## WHAT YOU WILL DO
Set out exactly every line of the entries below, starting at the line that holds "- max depth exactly 6" and stopping after the line that holds "1. The FIRST top-level group begins with 6".

INFORMATION START

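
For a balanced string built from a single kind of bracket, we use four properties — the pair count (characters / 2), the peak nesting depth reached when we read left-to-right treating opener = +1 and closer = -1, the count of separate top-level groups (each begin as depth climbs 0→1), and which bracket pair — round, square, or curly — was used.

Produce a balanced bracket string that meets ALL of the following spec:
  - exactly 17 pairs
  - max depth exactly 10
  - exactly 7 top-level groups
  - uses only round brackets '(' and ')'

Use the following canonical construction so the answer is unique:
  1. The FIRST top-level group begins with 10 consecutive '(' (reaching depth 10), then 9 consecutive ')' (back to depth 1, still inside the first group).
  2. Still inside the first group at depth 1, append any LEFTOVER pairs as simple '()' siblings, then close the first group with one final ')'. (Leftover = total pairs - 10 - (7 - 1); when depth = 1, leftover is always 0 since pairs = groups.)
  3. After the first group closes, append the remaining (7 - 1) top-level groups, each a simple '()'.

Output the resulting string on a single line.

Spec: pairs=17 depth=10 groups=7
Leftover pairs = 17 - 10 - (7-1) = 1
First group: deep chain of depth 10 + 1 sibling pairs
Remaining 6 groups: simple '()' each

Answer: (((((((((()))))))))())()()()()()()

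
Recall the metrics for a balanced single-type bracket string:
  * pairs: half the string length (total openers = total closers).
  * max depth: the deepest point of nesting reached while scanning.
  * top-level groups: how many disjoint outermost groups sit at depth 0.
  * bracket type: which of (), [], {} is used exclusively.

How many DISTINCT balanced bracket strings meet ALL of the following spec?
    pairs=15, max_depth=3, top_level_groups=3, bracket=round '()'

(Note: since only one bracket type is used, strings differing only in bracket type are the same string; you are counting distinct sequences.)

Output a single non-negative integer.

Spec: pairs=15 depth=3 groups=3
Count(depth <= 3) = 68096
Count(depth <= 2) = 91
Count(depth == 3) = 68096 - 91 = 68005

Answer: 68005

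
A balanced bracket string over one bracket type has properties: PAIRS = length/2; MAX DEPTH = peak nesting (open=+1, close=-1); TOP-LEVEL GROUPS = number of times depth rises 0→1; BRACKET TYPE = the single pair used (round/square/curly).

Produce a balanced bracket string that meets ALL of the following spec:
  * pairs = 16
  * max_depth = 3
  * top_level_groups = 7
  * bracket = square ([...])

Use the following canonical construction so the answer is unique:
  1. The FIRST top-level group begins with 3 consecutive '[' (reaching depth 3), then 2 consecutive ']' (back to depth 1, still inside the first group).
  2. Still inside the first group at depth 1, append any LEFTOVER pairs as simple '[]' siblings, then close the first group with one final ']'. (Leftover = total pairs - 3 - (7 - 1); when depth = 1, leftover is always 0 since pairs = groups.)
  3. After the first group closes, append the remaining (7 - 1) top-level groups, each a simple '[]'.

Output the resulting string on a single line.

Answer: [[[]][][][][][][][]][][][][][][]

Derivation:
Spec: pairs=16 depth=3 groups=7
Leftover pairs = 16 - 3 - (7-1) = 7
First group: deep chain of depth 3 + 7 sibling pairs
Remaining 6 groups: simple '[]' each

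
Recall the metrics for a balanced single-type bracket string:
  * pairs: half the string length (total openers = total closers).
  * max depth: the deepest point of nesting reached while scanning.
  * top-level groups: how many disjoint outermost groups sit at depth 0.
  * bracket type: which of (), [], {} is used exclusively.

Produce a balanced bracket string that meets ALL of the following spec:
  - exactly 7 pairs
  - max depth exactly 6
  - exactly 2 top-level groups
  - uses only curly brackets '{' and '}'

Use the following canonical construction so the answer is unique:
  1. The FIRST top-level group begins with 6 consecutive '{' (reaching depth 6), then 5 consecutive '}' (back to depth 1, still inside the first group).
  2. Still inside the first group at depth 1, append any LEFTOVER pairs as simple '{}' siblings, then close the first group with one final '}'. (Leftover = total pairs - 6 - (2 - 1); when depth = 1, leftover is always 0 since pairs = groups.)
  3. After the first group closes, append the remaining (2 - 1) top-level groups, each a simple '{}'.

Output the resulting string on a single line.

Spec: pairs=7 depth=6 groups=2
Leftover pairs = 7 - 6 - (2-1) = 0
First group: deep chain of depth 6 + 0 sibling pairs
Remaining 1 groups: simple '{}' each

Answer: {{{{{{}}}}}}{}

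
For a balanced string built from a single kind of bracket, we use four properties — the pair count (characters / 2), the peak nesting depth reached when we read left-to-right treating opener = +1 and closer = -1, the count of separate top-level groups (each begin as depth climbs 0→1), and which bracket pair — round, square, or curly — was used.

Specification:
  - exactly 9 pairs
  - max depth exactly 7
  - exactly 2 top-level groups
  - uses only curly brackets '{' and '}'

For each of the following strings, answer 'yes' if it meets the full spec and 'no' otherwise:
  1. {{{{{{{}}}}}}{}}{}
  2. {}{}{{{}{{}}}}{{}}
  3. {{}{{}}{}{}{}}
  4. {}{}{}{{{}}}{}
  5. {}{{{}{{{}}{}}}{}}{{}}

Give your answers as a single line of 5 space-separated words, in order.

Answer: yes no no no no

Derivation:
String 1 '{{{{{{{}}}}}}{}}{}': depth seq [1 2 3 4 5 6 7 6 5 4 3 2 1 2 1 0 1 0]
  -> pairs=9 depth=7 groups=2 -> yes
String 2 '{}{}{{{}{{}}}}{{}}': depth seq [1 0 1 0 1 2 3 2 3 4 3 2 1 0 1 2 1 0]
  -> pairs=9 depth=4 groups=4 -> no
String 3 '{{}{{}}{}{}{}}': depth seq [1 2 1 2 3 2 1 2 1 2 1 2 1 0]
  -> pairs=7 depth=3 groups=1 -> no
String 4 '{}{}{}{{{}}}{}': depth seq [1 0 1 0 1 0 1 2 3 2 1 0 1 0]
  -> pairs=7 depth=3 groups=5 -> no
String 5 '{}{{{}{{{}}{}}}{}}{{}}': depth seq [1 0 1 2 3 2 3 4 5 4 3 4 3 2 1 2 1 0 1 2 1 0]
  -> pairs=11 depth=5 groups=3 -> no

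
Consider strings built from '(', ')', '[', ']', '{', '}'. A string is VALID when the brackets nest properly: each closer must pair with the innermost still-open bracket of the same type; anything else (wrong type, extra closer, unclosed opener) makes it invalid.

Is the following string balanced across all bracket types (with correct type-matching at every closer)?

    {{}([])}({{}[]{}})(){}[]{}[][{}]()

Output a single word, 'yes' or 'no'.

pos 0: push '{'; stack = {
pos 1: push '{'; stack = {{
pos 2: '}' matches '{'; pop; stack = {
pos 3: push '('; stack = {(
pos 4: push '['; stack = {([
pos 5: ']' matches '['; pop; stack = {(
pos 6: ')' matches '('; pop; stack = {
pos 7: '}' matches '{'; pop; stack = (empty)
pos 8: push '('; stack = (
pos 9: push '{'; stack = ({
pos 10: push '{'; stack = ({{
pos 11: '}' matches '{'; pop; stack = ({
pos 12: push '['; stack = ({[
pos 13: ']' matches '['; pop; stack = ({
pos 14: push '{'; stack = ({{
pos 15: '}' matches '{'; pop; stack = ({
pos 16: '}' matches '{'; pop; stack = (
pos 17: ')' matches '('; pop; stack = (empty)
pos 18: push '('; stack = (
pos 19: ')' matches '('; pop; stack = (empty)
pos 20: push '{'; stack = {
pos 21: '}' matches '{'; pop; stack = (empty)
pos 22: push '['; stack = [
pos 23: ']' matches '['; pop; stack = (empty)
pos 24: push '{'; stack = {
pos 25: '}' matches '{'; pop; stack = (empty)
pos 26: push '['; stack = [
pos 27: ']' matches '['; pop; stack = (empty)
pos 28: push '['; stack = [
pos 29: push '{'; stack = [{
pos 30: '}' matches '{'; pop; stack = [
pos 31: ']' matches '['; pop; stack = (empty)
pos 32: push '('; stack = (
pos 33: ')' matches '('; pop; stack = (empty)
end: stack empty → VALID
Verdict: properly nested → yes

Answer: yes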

INFORMATION END
INFORMATION START

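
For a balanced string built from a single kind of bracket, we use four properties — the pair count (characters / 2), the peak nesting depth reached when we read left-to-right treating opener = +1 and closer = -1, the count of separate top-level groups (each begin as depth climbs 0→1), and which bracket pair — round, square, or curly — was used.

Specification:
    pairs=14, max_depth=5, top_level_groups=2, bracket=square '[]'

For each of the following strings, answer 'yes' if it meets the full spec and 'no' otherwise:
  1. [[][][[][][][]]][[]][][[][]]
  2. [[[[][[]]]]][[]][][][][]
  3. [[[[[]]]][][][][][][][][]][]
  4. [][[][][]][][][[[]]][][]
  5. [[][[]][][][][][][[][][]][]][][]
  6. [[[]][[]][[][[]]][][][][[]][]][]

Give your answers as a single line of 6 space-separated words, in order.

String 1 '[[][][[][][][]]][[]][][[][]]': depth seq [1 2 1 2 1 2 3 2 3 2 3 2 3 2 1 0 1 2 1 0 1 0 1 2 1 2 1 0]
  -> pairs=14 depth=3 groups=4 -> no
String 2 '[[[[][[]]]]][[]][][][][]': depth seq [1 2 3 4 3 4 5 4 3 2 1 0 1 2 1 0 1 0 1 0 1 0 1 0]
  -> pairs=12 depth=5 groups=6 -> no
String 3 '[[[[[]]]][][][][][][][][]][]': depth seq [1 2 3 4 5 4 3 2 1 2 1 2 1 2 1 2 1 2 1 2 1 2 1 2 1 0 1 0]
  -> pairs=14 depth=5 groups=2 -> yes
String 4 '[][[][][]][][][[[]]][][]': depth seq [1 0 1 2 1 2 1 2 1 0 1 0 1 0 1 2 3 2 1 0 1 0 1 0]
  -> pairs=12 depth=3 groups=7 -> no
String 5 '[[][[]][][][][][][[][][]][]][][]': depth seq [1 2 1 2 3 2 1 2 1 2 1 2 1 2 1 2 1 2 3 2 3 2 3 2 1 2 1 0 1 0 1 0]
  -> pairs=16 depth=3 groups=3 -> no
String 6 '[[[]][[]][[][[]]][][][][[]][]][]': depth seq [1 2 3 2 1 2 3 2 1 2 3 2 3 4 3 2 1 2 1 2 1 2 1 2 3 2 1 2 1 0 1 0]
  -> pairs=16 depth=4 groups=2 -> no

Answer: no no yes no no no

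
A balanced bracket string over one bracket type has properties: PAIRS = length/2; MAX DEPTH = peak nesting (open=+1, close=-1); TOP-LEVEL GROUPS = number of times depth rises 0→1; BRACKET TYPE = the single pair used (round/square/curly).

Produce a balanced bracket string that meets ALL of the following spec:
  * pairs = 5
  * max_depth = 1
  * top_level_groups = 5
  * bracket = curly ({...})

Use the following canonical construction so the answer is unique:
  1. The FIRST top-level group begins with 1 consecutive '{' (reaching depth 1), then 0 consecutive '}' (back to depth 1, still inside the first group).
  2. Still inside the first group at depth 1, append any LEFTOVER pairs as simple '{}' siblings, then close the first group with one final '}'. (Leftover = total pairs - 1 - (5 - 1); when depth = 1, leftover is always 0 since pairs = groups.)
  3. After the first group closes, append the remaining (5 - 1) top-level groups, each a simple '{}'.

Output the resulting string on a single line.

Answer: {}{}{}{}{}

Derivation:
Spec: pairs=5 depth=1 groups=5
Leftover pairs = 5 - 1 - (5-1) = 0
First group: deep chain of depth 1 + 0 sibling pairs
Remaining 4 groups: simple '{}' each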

INFORMATION END
INFORMATION START

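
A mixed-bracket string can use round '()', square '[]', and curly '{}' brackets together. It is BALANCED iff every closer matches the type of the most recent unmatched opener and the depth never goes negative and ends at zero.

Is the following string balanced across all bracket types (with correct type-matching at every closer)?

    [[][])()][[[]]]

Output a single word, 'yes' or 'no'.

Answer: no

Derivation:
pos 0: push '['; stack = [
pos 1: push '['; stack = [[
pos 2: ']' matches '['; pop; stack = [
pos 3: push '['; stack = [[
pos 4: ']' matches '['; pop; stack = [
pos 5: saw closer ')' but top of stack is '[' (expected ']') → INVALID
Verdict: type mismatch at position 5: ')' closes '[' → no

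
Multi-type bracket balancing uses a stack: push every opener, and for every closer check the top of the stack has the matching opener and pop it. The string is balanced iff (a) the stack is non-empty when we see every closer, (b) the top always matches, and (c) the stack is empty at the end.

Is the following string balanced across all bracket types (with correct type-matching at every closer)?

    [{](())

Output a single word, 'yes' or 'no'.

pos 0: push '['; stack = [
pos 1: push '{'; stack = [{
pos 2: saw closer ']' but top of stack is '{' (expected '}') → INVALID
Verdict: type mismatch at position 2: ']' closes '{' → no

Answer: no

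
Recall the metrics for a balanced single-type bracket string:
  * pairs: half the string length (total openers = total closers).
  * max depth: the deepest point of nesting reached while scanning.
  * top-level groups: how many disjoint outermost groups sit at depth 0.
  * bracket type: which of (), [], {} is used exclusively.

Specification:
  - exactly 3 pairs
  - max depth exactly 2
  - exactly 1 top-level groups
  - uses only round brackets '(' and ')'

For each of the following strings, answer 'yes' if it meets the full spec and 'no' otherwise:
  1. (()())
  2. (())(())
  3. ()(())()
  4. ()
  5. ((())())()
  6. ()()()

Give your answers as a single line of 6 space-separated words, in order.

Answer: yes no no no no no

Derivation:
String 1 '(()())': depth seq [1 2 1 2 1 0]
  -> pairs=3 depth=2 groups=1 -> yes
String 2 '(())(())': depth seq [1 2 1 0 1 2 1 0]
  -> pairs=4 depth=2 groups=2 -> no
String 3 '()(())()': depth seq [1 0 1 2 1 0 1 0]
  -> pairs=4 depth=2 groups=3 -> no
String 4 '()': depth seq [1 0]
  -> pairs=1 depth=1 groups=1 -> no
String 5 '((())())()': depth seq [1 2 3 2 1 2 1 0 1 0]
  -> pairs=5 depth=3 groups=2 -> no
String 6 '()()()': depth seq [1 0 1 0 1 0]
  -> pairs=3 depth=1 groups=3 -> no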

INFORMATION END

## TASK SOLUTION
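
  - max depth exactly 6
  - exactly 2 top-level groups
  - uses only curly brackets '{' and '}'

Use the following canonical construction so the answer is unique:
  1. The FIRST top-level group begins with 6 consecutive '{' (reaching depth 6), then 5 consecutive '}' (back to depth 1, still inside the first group).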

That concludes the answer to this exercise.